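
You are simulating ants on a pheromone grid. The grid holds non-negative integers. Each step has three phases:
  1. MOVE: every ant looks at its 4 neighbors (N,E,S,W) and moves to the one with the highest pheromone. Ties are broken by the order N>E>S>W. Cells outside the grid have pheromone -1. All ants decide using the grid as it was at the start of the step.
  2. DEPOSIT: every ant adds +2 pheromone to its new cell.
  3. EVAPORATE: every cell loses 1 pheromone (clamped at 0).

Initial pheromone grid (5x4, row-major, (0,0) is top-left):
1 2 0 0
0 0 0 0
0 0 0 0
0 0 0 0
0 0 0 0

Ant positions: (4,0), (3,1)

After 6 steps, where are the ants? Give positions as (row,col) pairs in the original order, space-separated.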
---
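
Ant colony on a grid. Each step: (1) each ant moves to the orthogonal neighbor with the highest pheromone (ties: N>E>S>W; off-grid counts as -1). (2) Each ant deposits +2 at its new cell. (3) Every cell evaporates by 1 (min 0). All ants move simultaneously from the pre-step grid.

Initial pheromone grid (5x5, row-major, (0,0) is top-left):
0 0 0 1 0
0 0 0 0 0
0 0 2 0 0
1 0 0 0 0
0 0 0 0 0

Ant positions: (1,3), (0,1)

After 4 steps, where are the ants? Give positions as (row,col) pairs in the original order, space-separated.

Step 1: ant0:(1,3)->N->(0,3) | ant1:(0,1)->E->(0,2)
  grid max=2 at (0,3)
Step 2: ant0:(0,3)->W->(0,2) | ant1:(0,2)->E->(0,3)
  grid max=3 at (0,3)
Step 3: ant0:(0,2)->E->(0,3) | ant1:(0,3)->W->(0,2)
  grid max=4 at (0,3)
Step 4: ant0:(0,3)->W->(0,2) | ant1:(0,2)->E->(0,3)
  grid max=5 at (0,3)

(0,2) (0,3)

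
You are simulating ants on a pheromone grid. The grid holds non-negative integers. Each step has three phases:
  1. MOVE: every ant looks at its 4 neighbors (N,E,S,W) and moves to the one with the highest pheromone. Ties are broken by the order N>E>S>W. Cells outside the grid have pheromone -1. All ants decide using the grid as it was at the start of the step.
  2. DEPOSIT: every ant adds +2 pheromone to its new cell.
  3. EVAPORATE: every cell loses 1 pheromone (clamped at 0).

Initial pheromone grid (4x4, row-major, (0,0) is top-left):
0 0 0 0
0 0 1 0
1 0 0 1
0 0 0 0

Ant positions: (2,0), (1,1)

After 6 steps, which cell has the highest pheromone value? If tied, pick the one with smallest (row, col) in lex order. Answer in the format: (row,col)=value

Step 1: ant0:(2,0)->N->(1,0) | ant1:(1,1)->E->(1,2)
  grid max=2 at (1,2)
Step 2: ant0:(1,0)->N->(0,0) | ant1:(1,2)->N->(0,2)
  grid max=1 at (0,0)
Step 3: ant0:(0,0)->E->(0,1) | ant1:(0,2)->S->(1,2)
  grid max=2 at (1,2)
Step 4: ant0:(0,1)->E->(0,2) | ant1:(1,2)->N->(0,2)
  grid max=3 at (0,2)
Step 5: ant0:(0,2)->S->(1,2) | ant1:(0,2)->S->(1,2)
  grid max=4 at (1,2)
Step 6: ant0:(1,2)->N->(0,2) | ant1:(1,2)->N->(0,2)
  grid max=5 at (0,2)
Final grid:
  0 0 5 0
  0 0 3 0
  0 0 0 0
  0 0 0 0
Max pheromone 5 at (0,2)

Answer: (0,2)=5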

▶ ACTIVITY
In the data above, find the line with "Initial pheromone grid (5x4, row-major, (0,0)" and the line with "After 6 steps, where". Retype both, plus every line between them, exactly.

▶ EXERCISE ANSWER
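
Initial pheromone grid (5x4, row-major, (0,0) is top-left):
1 2 0 0
0 0 0 0
0 0 0 0
0 0 0 0
0 0 0 0

Ant positions: (4,0), (3,1)

After 6 steps, where are the ants? Give positions as (row,col) pairs in the original order, space-separated.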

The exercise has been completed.